> **EXERCISE INSTRUCTIONS**
Would you return, word for word, the lines of the data below from the line with "Circulation expenditure add-back" through the line with "Low-income housing credit available .......................", and no others?

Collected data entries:
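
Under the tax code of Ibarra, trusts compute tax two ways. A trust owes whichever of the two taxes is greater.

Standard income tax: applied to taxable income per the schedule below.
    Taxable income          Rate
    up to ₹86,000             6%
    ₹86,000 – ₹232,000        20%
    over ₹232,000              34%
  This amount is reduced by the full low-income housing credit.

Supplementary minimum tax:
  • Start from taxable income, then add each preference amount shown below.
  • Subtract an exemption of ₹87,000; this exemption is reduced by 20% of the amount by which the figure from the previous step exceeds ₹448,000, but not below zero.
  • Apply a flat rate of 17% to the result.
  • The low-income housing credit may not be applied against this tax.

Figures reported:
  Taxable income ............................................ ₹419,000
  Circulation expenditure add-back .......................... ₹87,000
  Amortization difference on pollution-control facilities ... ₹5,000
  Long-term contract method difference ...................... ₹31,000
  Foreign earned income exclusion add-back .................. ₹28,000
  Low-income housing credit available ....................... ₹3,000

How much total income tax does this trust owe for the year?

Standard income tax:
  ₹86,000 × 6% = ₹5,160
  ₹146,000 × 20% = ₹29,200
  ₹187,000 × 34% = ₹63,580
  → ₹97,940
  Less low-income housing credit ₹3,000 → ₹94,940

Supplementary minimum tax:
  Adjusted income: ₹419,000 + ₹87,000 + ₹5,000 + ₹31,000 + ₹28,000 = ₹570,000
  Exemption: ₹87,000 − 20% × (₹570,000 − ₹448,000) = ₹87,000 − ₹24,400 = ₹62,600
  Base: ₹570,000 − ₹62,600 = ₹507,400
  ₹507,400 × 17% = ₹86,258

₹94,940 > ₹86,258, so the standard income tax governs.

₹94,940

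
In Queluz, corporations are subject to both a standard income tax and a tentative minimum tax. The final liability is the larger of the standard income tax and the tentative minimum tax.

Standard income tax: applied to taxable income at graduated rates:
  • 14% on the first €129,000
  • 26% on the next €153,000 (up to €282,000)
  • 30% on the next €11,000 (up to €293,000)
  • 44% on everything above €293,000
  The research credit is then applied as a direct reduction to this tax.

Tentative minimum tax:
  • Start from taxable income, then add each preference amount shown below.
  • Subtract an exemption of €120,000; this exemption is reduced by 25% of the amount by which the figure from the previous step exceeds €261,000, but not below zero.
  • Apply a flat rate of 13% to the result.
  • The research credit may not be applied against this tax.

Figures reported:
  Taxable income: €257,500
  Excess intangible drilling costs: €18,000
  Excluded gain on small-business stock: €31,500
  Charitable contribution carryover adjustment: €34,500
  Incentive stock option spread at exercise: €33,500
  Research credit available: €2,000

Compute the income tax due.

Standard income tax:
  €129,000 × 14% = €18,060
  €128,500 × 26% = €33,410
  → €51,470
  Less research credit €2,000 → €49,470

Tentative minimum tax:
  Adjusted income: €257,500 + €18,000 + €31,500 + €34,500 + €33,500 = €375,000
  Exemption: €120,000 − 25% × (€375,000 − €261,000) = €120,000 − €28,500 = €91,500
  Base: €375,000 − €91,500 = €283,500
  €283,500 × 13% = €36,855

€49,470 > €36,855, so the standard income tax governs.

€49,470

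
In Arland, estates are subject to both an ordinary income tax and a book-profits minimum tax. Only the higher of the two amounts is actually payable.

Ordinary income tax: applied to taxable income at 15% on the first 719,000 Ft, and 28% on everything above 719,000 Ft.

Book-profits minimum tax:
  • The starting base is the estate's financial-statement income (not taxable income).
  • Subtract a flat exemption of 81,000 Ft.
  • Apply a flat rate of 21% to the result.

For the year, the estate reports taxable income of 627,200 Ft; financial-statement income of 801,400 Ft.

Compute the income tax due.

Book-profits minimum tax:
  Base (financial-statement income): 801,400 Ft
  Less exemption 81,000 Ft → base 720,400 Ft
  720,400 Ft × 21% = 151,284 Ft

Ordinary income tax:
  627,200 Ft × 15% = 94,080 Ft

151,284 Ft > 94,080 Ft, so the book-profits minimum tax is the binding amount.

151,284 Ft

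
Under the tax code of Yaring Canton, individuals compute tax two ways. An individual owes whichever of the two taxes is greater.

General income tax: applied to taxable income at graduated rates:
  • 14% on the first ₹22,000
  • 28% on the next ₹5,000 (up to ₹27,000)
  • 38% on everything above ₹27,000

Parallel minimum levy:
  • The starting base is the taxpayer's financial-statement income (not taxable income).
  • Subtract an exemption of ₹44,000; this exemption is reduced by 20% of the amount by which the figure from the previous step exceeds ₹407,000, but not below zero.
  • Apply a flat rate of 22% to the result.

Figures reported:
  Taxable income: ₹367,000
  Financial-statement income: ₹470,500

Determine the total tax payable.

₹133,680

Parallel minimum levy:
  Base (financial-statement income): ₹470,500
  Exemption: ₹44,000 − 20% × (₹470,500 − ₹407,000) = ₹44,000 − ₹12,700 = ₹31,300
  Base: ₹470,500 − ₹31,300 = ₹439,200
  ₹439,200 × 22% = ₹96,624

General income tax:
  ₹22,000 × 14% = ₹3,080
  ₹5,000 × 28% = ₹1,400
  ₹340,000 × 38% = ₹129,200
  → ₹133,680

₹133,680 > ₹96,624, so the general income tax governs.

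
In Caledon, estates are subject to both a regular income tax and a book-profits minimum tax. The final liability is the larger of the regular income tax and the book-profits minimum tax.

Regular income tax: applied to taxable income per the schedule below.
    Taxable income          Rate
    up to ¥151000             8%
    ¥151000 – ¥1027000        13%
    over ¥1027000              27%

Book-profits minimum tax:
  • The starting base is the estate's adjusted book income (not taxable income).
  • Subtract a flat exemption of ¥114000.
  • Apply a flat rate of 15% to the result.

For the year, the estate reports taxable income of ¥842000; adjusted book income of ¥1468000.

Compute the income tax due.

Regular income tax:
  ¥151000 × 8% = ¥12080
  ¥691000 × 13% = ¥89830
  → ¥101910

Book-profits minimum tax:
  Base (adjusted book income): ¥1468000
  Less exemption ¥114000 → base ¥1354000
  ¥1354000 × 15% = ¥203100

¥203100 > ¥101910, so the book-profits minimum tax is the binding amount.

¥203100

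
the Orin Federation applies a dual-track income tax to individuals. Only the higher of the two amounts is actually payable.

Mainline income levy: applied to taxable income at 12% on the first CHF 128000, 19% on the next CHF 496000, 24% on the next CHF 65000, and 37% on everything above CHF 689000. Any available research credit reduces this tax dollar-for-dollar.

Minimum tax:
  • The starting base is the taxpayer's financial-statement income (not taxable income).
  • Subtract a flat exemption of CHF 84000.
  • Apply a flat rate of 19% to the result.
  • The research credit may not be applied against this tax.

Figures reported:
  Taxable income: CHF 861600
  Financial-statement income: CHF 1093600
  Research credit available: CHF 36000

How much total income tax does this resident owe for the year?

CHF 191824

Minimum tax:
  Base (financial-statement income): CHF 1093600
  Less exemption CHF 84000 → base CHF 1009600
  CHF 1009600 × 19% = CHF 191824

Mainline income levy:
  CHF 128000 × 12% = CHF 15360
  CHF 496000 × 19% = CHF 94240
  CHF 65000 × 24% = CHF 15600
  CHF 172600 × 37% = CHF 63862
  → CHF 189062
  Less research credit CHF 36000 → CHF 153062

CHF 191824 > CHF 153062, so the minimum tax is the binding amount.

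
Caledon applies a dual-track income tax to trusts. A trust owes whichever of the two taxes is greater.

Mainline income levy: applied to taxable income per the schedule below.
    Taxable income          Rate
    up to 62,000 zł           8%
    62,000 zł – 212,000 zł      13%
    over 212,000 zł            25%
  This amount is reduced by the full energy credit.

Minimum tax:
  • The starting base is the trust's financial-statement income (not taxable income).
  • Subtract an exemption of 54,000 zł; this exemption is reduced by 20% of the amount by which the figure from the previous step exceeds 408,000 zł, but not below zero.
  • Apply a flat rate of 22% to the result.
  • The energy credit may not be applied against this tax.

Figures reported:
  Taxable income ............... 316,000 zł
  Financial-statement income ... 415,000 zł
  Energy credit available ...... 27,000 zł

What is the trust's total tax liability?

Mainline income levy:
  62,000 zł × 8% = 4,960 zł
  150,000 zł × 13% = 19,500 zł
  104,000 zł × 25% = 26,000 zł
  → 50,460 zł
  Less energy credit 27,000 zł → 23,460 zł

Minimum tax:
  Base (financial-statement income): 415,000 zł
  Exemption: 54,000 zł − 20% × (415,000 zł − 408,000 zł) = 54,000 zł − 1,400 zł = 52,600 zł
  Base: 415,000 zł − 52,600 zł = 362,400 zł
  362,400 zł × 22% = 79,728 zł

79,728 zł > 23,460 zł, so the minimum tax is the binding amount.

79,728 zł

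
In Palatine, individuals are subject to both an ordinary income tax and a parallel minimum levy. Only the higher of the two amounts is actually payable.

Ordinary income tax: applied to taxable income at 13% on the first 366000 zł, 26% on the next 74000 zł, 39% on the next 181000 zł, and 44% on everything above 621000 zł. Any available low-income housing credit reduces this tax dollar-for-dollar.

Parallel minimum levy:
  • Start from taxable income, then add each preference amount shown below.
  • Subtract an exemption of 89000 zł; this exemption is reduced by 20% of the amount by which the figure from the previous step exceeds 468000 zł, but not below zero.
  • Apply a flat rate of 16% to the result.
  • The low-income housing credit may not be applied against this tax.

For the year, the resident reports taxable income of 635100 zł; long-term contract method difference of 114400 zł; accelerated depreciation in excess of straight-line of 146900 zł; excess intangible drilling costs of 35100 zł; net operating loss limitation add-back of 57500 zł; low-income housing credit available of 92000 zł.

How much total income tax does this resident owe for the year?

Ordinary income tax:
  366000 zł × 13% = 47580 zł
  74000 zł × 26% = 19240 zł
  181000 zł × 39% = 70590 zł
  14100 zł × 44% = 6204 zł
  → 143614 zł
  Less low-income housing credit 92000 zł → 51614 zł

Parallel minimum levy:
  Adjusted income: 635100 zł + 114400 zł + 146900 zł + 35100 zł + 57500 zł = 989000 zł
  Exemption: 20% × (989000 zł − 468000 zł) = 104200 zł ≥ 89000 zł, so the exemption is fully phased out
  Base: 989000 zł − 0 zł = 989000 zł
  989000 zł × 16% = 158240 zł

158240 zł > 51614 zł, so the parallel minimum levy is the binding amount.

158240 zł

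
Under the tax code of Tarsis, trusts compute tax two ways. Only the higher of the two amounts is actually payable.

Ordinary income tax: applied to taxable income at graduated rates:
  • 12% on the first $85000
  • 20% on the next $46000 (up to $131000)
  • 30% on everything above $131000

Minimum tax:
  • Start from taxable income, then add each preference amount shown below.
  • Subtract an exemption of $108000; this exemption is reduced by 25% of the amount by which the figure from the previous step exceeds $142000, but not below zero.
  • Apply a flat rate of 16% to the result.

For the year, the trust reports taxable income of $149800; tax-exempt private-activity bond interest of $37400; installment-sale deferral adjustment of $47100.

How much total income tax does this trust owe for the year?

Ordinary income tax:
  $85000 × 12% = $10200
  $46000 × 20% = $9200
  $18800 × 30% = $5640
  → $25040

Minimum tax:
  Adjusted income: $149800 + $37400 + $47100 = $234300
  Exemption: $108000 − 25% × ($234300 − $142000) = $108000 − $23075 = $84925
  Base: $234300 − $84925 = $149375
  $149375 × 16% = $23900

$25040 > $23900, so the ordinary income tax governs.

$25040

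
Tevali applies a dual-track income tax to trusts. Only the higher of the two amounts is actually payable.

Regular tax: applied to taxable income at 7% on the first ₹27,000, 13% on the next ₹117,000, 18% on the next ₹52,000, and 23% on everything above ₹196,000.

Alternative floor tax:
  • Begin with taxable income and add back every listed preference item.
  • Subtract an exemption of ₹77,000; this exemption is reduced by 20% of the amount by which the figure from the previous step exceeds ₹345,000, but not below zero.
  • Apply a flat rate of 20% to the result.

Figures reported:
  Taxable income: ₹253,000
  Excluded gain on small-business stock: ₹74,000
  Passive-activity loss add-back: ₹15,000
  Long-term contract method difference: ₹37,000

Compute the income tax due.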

> **EXERCISE SOLUTION**
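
  Circulation expenditure add-back .......................... ₹87,000
  Amortization difference on pollution-control facilities ... ₹5,000
  Long-term contract method difference ...................... ₹31,000
  Foreign earned income exclusion add-back .................. ₹28,000
  Low-income housing credit available ....................... ₹3,000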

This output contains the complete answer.